» **THE PROBLEM**
All of the data beneath this instruction is to be transcribed word for word.

[Collected data entries]
· · · · ·

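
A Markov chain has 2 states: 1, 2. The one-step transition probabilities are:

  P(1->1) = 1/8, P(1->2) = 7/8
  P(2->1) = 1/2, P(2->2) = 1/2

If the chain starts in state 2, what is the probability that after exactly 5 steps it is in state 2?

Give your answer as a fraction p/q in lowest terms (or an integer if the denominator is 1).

Answer: 5191/8192

Derivation:
Computing P^5 by repeated multiplication:
P^1 =
  1: [1/8, 7/8]
  2: [1/2, 1/2]
P^2 =
  1: [29/64, 35/64]
  2: [5/16, 11/16]
P^3 =
  1: [169/512, 343/512]
  2: [49/128, 79/128]
P^4 =
  1: [1541/4096, 2555/4096]
  2: [365/1024, 659/1024]
P^5 =
  1: [11761/32768, 21007/32768]
  2: [3001/8192, 5191/8192]

(P^5)[2 -> 2] = 5191/8192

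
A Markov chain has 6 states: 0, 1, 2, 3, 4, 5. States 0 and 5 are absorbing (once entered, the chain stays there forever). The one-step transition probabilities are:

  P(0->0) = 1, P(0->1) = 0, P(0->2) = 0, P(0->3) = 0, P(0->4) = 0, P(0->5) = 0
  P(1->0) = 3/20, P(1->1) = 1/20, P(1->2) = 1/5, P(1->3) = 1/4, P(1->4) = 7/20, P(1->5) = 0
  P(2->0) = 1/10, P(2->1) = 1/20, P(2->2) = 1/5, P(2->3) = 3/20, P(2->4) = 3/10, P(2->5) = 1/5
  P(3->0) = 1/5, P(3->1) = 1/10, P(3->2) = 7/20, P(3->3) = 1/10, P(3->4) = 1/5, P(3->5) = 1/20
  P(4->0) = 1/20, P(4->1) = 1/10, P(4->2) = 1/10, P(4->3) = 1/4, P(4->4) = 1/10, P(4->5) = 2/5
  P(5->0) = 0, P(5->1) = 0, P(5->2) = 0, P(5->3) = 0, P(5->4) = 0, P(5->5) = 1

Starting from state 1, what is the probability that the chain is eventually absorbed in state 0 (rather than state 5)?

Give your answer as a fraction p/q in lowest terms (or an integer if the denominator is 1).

Let a_i = P(absorbed in 0 | start in state i).
Boundary conditions: a_0 = 1, a_5 = 0.
For each transient state i, a_i = sum_j P(i->j) * a_j:
  a_1 = 3/20*a_0 + 1/20*a_1 + 1/5*a_2 + 1/4*a_3 + 7/20*a_4 + 0*a_5
  a_2 = 1/10*a_0 + 1/20*a_1 + 1/5*a_2 + 3/20*a_3 + 3/10*a_4 + 1/5*a_5
  a_3 = 1/5*a_0 + 1/10*a_1 + 7/20*a_2 + 1/10*a_3 + 1/5*a_4 + 1/20*a_5
  a_4 = 1/20*a_0 + 1/10*a_1 + 1/10*a_2 + 1/4*a_3 + 1/10*a_4 + 2/5*a_5

Substituting a_0 = 1 and a_5 = 0, rearrange to (I - Q) a = r where r[i] = P(i -> 0):
  [19/20, -1/5, -1/4, -7/20] . (a_1, a_2, a_3, a_4) = 3/20
  [-1/20, 4/5, -3/20, -3/10] . (a_1, a_2, a_3, a_4) = 1/10
  [-1/10, -7/20, 9/10, -1/5] . (a_1, a_2, a_3, a_4) = 1/5
  [-1/10, -1/10, -1/4, 9/10] . (a_1, a_2, a_3, a_4) = 1/20

Solving yields:
  a_1 = 29025/63907
  a_2 = 21968/63907
  a_3 = 29861/63907
  a_4 = 17511/63907

Starting state is 1, so the absorption probability is a_1 = 29025/63907.

Answer: 29025/63907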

· · · · ·

» **RESPONSE**
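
A Markov chain has 2 states: 1, 2. The one-step transition probabilities are:

  P(1->1) = 1/8, P(1->2) = 7/8
  P(2->1) = 1/2, P(2->2) = 1/2

If the chain starts in state 2, what is the probability that after exactly 5 steps it is in state 2?

Give your answer as a fraction p/q in lowest terms (or an integer if the denominator is 1).

Answer: 5191/8192

Derivation:
Computing P^5 by repeated multiplication:
P^1 =
  1: [1/8, 7/8]
  2: [1/2, 1/2]
P^2 =
  1: [29/64, 35/64]
  2: [5/16, 11/16]
P^3 =
  1: [169/512, 343/512]
  2: [49/128, 79/128]
P^4 =
  1: [1541/4096, 2555/4096]
  2: [365/1024, 659/1024]
P^5 =
  1: [11761/32768, 21007/32768]
  2: [3001/8192, 5191/8192]

(P^5)[2 -> 2] = 5191/8192

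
A Markov chain has 6 states: 0, 1, 2, 3, 4, 5. States 0 and 5 are absorbing (once entered, the chain stays there forever). The one-step transition probabilities are:

  P(0->0) = 1, P(0->1) = 0, P(0->2) = 0, P(0->3) = 0, P(0->4) = 0, P(0->5) = 0
  P(1->0) = 3/20, P(1->1) = 1/20, P(1->2) = 1/5, P(1->3) = 1/4, P(1->4) = 7/20, P(1->5) = 0
  P(2->0) = 1/10, P(2->1) = 1/20, P(2->2) = 1/5, P(2->3) = 3/20, P(2->4) = 3/10, P(2->5) = 1/5
  P(3->0) = 1/5, P(3->1) = 1/10, P(3->2) = 7/20, P(3->3) = 1/10, P(3->4) = 1/5, P(3->5) = 1/20
  P(4->0) = 1/20, P(4->1) = 1/10, P(4->2) = 1/10, P(4->3) = 1/4, P(4->4) = 1/10, P(4->5) = 2/5
  P(5->0) = 0, P(5->1) = 0, P(5->2) = 0, P(5->3) = 0, P(5->4) = 0, P(5->5) = 1

Starting from state 1, what is the probability that the chain is eventually absorbed in state 0 (rather than state 5)?

Give your answer as a fraction p/q in lowest terms (or an integer if the denominator is 1).

Let a_i = P(absorbed in 0 | start in state i).
Boundary conditions: a_0 = 1, a_5 = 0.
For each transient state i, a_i = sum_j P(i->j) * a_j:
  a_1 = 3/20*a_0 + 1/20*a_1 + 1/5*a_2 + 1/4*a_3 + 7/20*a_4 + 0*a_5
  a_2 = 1/10*a_0 + 1/20*a_1 + 1/5*a_2 + 3/20*a_3 + 3/10*a_4 + 1/5*a_5
  a_3 = 1/5*a_0 + 1/10*a_1 + 7/20*a_2 + 1/10*a_3 + 1/5*a_4 + 1/20*a_5
  a_4 = 1/20*a_0 + 1/10*a_1 + 1/10*a_2 + 1/4*a_3 + 1/10*a_4 + 2/5*a_5

Substituting a_0 = 1 and a_5 = 0, rearrange to (I - Q) a = r where r[i] = P(i -> 0):
  [19/20, -1/5, -1/4, -7/20] . (a_1, a_2, a_3, a_4) = 3/20
  [-1/20, 4/5, -3/20, -3/10] . (a_1, a_2, a_3, a_4) = 1/10
  [-1/10, -7/20, 9/10, -1/5] . (a_1, a_2, a_3, a_4) = 1/5
  [-1/10, -1/10, -1/4, 9/10] . (a_1, a_2, a_3, a_4) = 1/20

Solving yields:
  a_1 = 29025/63907
  a_2 = 21968/63907
  a_3 = 29861/63907
  a_4 = 17511/63907

Starting state is 1, so the absorption probability is a_1 = 29025/63907.

Answer: 29025/63907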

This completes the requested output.